Data records:

——

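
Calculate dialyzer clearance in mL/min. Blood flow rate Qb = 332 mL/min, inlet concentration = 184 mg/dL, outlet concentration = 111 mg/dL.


K = Qb * (Cb_in - Cb_out) / Cb_in
K = 332 * (184 - 111) / 184
K = 131.7 mL/min


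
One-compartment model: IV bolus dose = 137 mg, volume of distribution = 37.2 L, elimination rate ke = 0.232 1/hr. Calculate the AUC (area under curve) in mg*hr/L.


C0 = Dose/Vd = 137/37.2 = 3.6828 mg/L
AUC = C0/ke = 3.6828/0.232
AUC = 15.87 mg*hr/L


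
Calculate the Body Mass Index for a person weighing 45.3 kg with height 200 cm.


BMI = weight / height^2
height = 200 cm = 2 m
BMI = 45.3 / 2^2
BMI = 11.32 kg/m^2


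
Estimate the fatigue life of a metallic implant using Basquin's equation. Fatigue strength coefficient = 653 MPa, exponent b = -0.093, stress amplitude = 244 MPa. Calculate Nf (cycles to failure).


sigma_a = sigma_f' * (2Nf)^b
2Nf = (sigma_a/sigma_f')^(1/b)
2Nf = (244/653)^(1/-0.093)
2Nf = 39538.967
Nf = 1.977e+04


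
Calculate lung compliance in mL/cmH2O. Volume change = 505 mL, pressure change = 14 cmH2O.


C = dV / dP
C = 505 / 14
C = 36.07 mL/cmH2O


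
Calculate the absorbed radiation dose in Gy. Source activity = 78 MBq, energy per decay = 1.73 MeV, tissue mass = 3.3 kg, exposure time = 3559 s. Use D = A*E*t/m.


A = 78 MBq = 7.8000e+07 Bq
E = 1.73 MeV = 2.77146e-13 J
D = A*E*t/m = 7.8000e+07*2.77146e-13*3559/3.3
D = 0.02331 Gy


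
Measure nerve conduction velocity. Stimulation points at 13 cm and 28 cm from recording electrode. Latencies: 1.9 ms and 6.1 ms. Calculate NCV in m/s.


Distance = (28 - 13) / 100 = 0.15 m
dt = (6.1 - 1.9) / 1000 = 0.0042 s
NCV = dist / dt = 35.71 m/s


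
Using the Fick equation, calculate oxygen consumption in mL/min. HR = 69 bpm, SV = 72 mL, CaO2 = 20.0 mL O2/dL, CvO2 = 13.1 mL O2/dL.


CO = HR*SV = 69*72/1000 = 4.968 L/min
a-v O2 diff = 20.0 - 13.1 = 6.9 mL/dL
VO2 = CO * (CaO2-CvO2) * 10 dL/L
VO2 = 4.968 * 6.9 * 10
VO2 = 342.8 mL/min


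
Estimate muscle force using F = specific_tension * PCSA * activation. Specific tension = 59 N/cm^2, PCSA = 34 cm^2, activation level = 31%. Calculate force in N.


F = sigma * PCSA * activation
F = 59 * 34 * 0.31
F = 621.9 N


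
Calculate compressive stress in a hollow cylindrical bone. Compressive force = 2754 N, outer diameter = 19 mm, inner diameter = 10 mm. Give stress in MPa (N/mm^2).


A = pi*(r_o^2 - r_i^2)
r_o = 9.5 mm, r_i = 5 mm
A = 204.989 mm^2
sigma = F/A = 2754 / 204.989
sigma = 13.43 MPa


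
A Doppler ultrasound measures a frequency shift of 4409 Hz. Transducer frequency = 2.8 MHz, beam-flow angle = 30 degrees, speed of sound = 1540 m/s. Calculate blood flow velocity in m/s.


v = fd * c / (2 * f0 * cos(theta))
v = 4409 * 1540 / (2 * 2.8000e+06 * cos(30))
v = 1.4 m/s


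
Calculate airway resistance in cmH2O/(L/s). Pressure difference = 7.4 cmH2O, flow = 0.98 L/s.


R = dP / flow
R = 7.4 / 0.98
R = 7.551 cmH2O/(L/s)


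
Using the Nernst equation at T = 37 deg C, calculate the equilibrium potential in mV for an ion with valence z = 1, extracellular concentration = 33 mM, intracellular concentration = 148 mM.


E = (RT/(zF)) * ln(C_out/C_in)
T = 37 + 273.15 = 310.15 K
E = (8.314 * 310.15 / (1 * 96485)) * ln(33/148)
E = -40.11 mV


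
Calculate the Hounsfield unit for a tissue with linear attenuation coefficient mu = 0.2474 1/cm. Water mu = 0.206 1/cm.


HU = ((mu_tissue - mu_water) / mu_water) * 1000
HU = ((0.2474 - 0.206) / 0.206) * 1000
HU = 201


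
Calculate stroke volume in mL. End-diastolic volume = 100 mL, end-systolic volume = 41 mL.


SV = EDV - ESV
SV = 100 - 41
SV = 59 mL


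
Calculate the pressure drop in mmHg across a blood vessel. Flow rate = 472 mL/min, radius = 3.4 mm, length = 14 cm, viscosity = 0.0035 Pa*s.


dP = 8*mu*L*Q / (pi*r^4)
Q = 472 mL/min = 7.86667e-06 m^3/s
dP = 73.4533 Pa = 73.4533 / 133.322 mmHg = 0.5509 mmHg


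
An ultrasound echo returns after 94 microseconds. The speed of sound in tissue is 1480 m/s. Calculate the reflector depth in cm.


depth = c * t / 2
t = 94 us = 9.4000e-05 s
depth = 1480 * 9.4000e-05 / 2
depth = 0.06956 m = 6.956 cm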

——

Write the records above out again precisely.

__Response for this exercise__:
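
Calculate dialyzer clearance in mL/min. Blood flow rate Qb = 332 mL/min, inlet concentration = 184 mg/dL, outlet concentration = 111 mg/dL.


K = Qb * (Cb_in - Cb_out) / Cb_in
K = 332 * (184 - 111) / 184
K = 131.7 mL/min


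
One-compartment model: IV bolus dose = 137 mg, volume of distribution = 37.2 L, elimination rate ke = 0.232 1/hr. Calculate the AUC (area under curve) in mg*hr/L.


C0 = Dose/Vd = 137/37.2 = 3.6828 mg/L
AUC = C0/ke = 3.6828/0.232
AUC = 15.87 mg*hr/L


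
Calculate the Body Mass Index for a person weighing 45.3 kg with height 200 cm.


BMI = weight / height^2
height = 200 cm = 2 m
BMI = 45.3 / 2^2
BMI = 11.32 kg/m^2


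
Estimate the fatigue life of a metallic implant using Basquin's equation. Fatigue strength coefficient = 653 MPa, exponent b = -0.093, stress amplitude = 244 MPa. Calculate Nf (cycles to failure).


sigma_a = sigma_f' * (2Nf)^b
2Nf = (sigma_a/sigma_f')^(1/b)
2Nf = (244/653)^(1/-0.093)
2Nf = 39538.967
Nf = 1.977e+04


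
Calculate lung compliance in mL/cmH2O. Volume change = 505 mL, pressure change = 14 cmH2O.


C = dV / dP
C = 505 / 14
C = 36.07 mL/cmH2O


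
Calculate the absorbed radiation dose in Gy. Source activity = 78 MBq, energy per decay = 1.73 MeV, tissue mass = 3.3 kg, exposure time = 3559 s. Use D = A*E*t/m.


A = 78 MBq = 7.8000e+07 Bq
E = 1.73 MeV = 2.77146e-13 J
D = A*E*t/m = 7.8000e+07*2.77146e-13*3559/3.3
D = 0.02331 Gy


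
Measure nerve conduction velocity. Stimulation points at 13 cm and 28 cm from recording electrode. Latencies: 1.9 ms and 6.1 ms. Calculate NCV in m/s.


Distance = (28 - 13) / 100 = 0.15 m
dt = (6.1 - 1.9) / 1000 = 0.0042 s
NCV = dist / dt = 35.71 m/s


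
Using the Fick equation, calculate oxygen consumption in mL/min. HR = 69 bpm, SV = 72 mL, CaO2 = 20.0 mL O2/dL, CvO2 = 13.1 mL O2/dL.


CO = HR*SV = 69*72/1000 = 4.968 L/min
a-v O2 diff = 20.0 - 13.1 = 6.9 mL/dL
VO2 = CO * (CaO2-CvO2) * 10 dL/L
VO2 = 4.968 * 6.9 * 10
VO2 = 342.8 mL/min


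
Estimate muscle force using F = specific_tension * PCSA * activation. Specific tension = 59 N/cm^2, PCSA = 34 cm^2, activation level = 31%. Calculate force in N.


F = sigma * PCSA * activation
F = 59 * 34 * 0.31
F = 621.9 N


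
Calculate compressive stress in a hollow cylindrical bone. Compressive force = 2754 N, outer diameter = 19 mm, inner diameter = 10 mm. Give stress in MPa (N/mm^2).


A = pi*(r_o^2 - r_i^2)
r_o = 9.5 mm, r_i = 5 mm
A = 204.989 mm^2
sigma = F/A = 2754 / 204.989
sigma = 13.43 MPa


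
A Doppler ultrasound measures a frequency shift of 4409 Hz. Transducer frequency = 2.8 MHz, beam-flow angle = 30 degrees, speed of sound = 1540 m/s. Calculate blood flow velocity in m/s.


v = fd * c / (2 * f0 * cos(theta))
v = 4409 * 1540 / (2 * 2.8000e+06 * cos(30))
v = 1.4 m/s


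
Calculate airway resistance in cmH2O/(L/s). Pressure difference = 7.4 cmH2O, flow = 0.98 L/s.


R = dP / flow
R = 7.4 / 0.98
R = 7.551 cmH2O/(L/s)


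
Using the Nernst equation at T = 37 deg C, calculate the equilibrium potential in mV for an ion with valence z = 1, extracellular concentration = 33 mM, intracellular concentration = 148 mM.


E = (RT/(zF)) * ln(C_out/C_in)
T = 37 + 273.15 = 310.15 K
E = (8.314 * 310.15 / (1 * 96485)) * ln(33/148)
E = -40.11 mV


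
Calculate the Hounsfield unit for a tissue with linear attenuation coefficient mu = 0.2474 1/cm. Water mu = 0.206 1/cm.


HU = ((mu_tissue - mu_water) / mu_water) * 1000
HU = ((0.2474 - 0.206) / 0.206) * 1000
HU = 201


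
Calculate stroke volume in mL. End-diastolic volume = 100 mL, end-systolic volume = 41 mL.


SV = EDV - ESV
SV = 100 - 41
SV = 59 mL


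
Calculate the pressure drop in mmHg across a blood vessel. Flow rate = 472 mL/min, radius = 3.4 mm, length = 14 cm, viscosity = 0.0035 Pa*s.


dP = 8*mu*L*Q / (pi*r^4)
Q = 472 mL/min = 7.86667e-06 m^3/s
dP = 73.4533 Pa = 73.4533 / 133.322 mmHg = 0.5509 mmHg


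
An ultrasound echo returns after 94 microseconds. The speed of sound in tissue is 1480 m/s. Calculate the reflector depth in cm.


depth = c * t / 2
t = 94 us = 9.4000e-05 s
depth = 1480 * 9.4000e-05 / 2
depth = 0.06956 m = 6.956 cm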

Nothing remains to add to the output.